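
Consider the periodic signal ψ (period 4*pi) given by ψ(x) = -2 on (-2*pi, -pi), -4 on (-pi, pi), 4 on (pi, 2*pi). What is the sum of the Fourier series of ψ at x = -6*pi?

1

x = -6*pi differs from x = -2*pi by -1 full period(s), and the series is 4*pi-periodic.
At x = -2*pi the one-sided limits are ψ(-2*pi^-) = 4 and ψ(-2*pi^+) = -2.
By Dirichlet's theorem the series converges to their average, [(4) + (-2)]/2 = 1.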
+---+
- **Your assignment**:
Write the entries above out again. Match them exactly.

- **Reply**:
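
Consider the periodic signal ψ (period 4*pi) given by ψ(x) = -2 on (-2*pi, -pi), -4 on (-pi, pi), 4 on (pi, 2*pi). What is the sum of the Fourier series of ψ at x = -6*pi?

1

x = -6*pi differs from x = -2*pi by -1 full period(s), and the series is 4*pi-periodic.
At x = -2*pi the one-sided limits are ψ(-2*pi^-) = 4 and ψ(-2*pi^+) = -2.
By Dirichlet's theorem the series converges to their average, [(4) + (-2)]/2 = 1.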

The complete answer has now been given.